== Segment start ==

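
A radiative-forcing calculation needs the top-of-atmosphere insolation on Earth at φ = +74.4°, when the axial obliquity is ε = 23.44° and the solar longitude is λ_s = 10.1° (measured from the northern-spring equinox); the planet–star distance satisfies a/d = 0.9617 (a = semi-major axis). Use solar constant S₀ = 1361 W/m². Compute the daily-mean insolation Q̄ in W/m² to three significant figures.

Solar declination: sin δ = sin ε · sin λ_s = sin 23.44° × sin 10.1° = 0.06976, so δ = +4.000°.
cos H₀ = −tan(+74.4°) tan(+4.000°) = -0.2505, H₀ = 1.8239 rad.
Bracket: H₀ sin φ sin δ + cos φ cos δ sin H₀ = 1.8239×0.96316×0.06976 + 0.26892×0.99756×0.96813 = 0.122548 + 0.259714 = 0.382262.
Inverse-square distance factor (a/d)² = 0.9617² = 0.924867.
Q̄ = (S₀/π) × 0.924867 × [bracket] = (1361/π) × 0.924867 × 0.382262 = 153.2 W/m².

Q̄ ≈ 153 W/m²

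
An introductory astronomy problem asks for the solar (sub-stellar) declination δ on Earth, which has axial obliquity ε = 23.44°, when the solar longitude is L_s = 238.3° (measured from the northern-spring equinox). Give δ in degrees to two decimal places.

δ = -19.78°

sin δ = sin ε · sin L_s = sin 23.44° × sin 238.3° = -0.338443.
δ = arcsin(-0.338443) = -19.78°.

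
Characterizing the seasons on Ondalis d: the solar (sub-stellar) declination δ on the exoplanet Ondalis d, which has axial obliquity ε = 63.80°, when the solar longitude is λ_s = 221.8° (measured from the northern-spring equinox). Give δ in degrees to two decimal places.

δ = -36.73°

sin δ = sin ε · sin λ_s = sin 63.80° × sin 221.8° = -0.598052.
δ = arcsin(-0.598052) = -36.73°.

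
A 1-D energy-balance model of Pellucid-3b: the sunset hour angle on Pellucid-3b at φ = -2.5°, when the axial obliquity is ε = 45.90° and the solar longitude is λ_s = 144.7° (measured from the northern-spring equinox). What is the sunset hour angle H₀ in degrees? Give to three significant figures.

H₀ = 88.9°

Solar declination: sin δ = sin ε · sin λ_s = sin 45.90° × sin 144.7° = 0.41497, so δ = +24.518°.
cos H₀ = −tan φ · tan δ = −tan(-2.5°) × tan(+24.518°) = 0.0199, so H₀ = 1.5509 rad = 88.86°.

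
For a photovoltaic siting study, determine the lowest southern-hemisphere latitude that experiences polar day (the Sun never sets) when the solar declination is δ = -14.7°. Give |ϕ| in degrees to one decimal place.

|ϕ| = 75.3°

Polar day requires cos h₀ = −tan ϕ tan δ ≤ −1, i.e. tan ϕ tan δ ≥ 1.
The boundary is |tan ϕ| · |tan δ| = 1, so |ϕ| = 90° − |δ| = 90° − 14.7° = 75.3° in the southern hemisphere.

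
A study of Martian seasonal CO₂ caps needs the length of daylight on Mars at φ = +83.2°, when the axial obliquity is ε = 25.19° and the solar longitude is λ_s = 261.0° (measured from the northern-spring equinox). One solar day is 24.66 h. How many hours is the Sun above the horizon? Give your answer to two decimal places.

0.00 h

Solar declination: sin δ = sin ε · sin λ_s = sin 25.19° × sin 261.0° = -0.42038, so δ = -24.859°.
cos H₀ = −tan φ · tan δ = 3.8854 ≥ 1, so the Sun never rises (polar night) and H₀ = 0.
Daylight = 2H₀/(2π) × 24.66 h = (0.0000/π) × 24.66 = 0.00 h.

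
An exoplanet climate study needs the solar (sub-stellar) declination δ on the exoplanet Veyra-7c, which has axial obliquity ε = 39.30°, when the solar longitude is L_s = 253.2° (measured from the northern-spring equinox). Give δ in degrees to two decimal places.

sin δ = sin ε · sin L_s = sin 39.30° × sin 253.2° = -0.606348.
δ = arcsin(-0.606348) = -37.33°.

δ = -37.33°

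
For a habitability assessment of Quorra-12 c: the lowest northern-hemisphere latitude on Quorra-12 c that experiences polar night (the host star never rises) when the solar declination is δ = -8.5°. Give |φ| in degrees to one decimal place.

Polar night requires cos H₀ = −tan φ tan δ ≥ 1, i.e. tan φ tan δ ≤ −1.
The boundary is |tan φ| · |tan δ| = 1, so |φ| = 90° − |δ| = 90° − 8.5° = 81.5° in the northern hemisphere.

|φ| = 81.5°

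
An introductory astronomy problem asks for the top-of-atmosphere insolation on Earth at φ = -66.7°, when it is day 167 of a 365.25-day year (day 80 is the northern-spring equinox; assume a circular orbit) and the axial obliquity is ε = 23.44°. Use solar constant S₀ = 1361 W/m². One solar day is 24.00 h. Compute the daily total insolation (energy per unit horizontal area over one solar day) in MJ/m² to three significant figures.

0.00 MJ/m²

Solar longitude: λ_s = 360° × (167 − 80)/365.25 = 85.749°.
sin δ = sin 23.44° × sin 85.749° = 0.39669, so δ = +23.372°.
cos H₀ = −tan(-66.7°) tan(+23.372°) = 1.0034 ≥ 1 ⇒ polar night, H₀ = 0 and Q̄ = 0.
Daily total = Q̄ × 24.00 h × 3600 s/h = 0.00 MJ/m².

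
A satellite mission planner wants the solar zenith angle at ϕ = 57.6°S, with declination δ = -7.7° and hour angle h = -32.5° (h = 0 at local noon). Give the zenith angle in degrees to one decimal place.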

== Segment end ==

Problem requirements ▸
Each line of the listing above should be output exactly.

Answer box ▸
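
A radiative-forcing calculation needs the top-of-atmosphere insolation on Earth at φ = +74.4°, when the axial obliquity is ε = 23.44° and the solar longitude is λ_s = 10.1° (measured from the northern-spring equinox); the planet–star distance satisfies a/d = 0.9617 (a = semi-major axis). Use solar constant S₀ = 1361 W/m². Compute the daily-mean insolation Q̄ in W/m² to three significant figures.

Solar declination: sin δ = sin ε · sin λ_s = sin 23.44° × sin 10.1° = 0.06976, so δ = +4.000°.
cos H₀ = −tan(+74.4°) tan(+4.000°) = -0.2505, H₀ = 1.8239 rad.
Bracket: H₀ sin φ sin δ + cos φ cos δ sin H₀ = 1.8239×0.96316×0.06976 + 0.26892×0.99756×0.96813 = 0.122548 + 0.259714 = 0.382262.
Inverse-square distance factor (a/d)² = 0.9617² = 0.924867.
Q̄ = (S₀/π) × 0.924867 × [bracket] = (1361/π) × 0.924867 × 0.382262 = 153.2 W/m².

Q̄ ≈ 153 W/m²

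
An introductory astronomy problem asks for the solar (sub-stellar) declination δ on Earth, which has axial obliquity ε = 23.44°, when the solar longitude is L_s = 238.3° (measured from the northern-spring equinox). Give δ in degrees to two decimal places.

δ = -19.78°

sin δ = sin ε · sin L_s = sin 23.44° × sin 238.3° = -0.338443.
δ = arcsin(-0.338443) = -19.78°.

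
Characterizing the seasons on Ondalis d: the solar (sub-stellar) declination δ on the exoplanet Ondalis d, which has axial obliquity ε = 63.80°, when the solar longitude is λ_s = 221.8° (measured from the northern-spring equinox). Give δ in degrees to two decimal places.

δ = -36.73°

sin δ = sin ε · sin λ_s = sin 63.80° × sin 221.8° = -0.598052.
δ = arcsin(-0.598052) = -36.73°.

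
A 1-D energy-balance model of Pellucid-3b: the sunset hour angle on Pellucid-3b at φ = -2.5°, when the axial obliquity is ε = 45.90° and the solar longitude is λ_s = 144.7° (measured from the northern-spring equinox). What is the sunset hour angle H₀ in degrees? Give to three significant figures.

H₀ = 88.9°

Solar declination: sin δ = sin ε · sin λ_s = sin 45.90° × sin 144.7° = 0.41497, so δ = +24.518°.
cos H₀ = −tan φ · tan δ = −tan(-2.5°) × tan(+24.518°) = 0.0199, so H₀ = 1.5509 rad = 88.86°.

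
For a photovoltaic siting study, determine the lowest southern-hemisphere latitude that experiences polar day (the Sun never sets) when the solar declination is δ = -14.7°. Give |ϕ| in degrees to one decimal place.

|ϕ| = 75.3°

Polar day requires cos h₀ = −tan ϕ tan δ ≤ −1, i.e. tan ϕ tan δ ≥ 1.
The boundary is |tan ϕ| · |tan δ| = 1, so |ϕ| = 90° − |δ| = 90° − 14.7° = 75.3° in the southern hemisphere.

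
A study of Martian seasonal CO₂ caps needs the length of daylight on Mars at φ = +83.2°, when the axial obliquity is ε = 25.19° and the solar longitude is λ_s = 261.0° (measured from the northern-spring equinox). One solar day is 24.66 h. How many hours is the Sun above the horizon? Give your answer to two decimal places.

0.00 h

Solar declination: sin δ = sin ε · sin λ_s = sin 25.19° × sin 261.0° = -0.42038, so δ = -24.859°.
cos H₀ = −tan φ · tan δ = 3.8854 ≥ 1, so the Sun never rises (polar night) and H₀ = 0.
Daylight = 2H₀/(2π) × 24.66 h = (0.0000/π) × 24.66 = 0.00 h.

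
An exoplanet climate study needs the solar (sub-stellar) declination δ on the exoplanet Veyra-7c, which has axial obliquity ε = 39.30°, when the solar longitude is L_s = 253.2° (measured from the northern-spring equinox). Give δ in degrees to two decimal places.

sin δ = sin ε · sin L_s = sin 39.30° × sin 253.2° = -0.606348.
δ = arcsin(-0.606348) = -37.33°.

δ = -37.33°

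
For a habitability assessment of Quorra-12 c: the lowest northern-hemisphere latitude on Quorra-12 c that experiences polar night (the host star never rises) when the solar declination is δ = -8.5°. Give |φ| in degrees to one decimal place.

Polar night requires cos H₀ = −tan φ tan δ ≥ 1, i.e. tan φ tan δ ≤ −1.
The boundary is |tan φ| · |tan δ| = 1, so |φ| = 90° − |δ| = 90° − 8.5° = 81.5° in the northern hemisphere.

|φ| = 81.5°

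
An introductory astronomy problem asks for the top-of-atmosphere insolation on Earth at φ = -66.7°, when it is day 167 of a 365.25-day year (day 80 is the northern-spring equinox; assume a circular orbit) and the axial obliquity is ε = 23.44°. Use solar constant S₀ = 1361 W/m². One solar day is 24.00 h. Compute the daily total insolation (energy per unit horizontal area over one solar day) in MJ/m² to three significant figures.

0.00 MJ/m²

Solar longitude: λ_s = 360° × (167 − 80)/365.25 = 85.749°.
sin δ = sin 23.44° × sin 85.749° = 0.39669, so δ = +23.372°.
cos H₀ = −tan(-66.7°) tan(+23.372°) = 1.0034 ≥ 1 ⇒ polar night, H₀ = 0 and Q̄ = 0.
Daily total = Q̄ × 24.00 h × 3600 s/h = 0.00 MJ/m².

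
A satellite mission planner wants the solar zenith angle at ϕ = 57.6°S, with declination δ = -7.7° and hour angle h = -32.5° (h = 0 at local noon). Give the zenith angle in degrees to one decimal place.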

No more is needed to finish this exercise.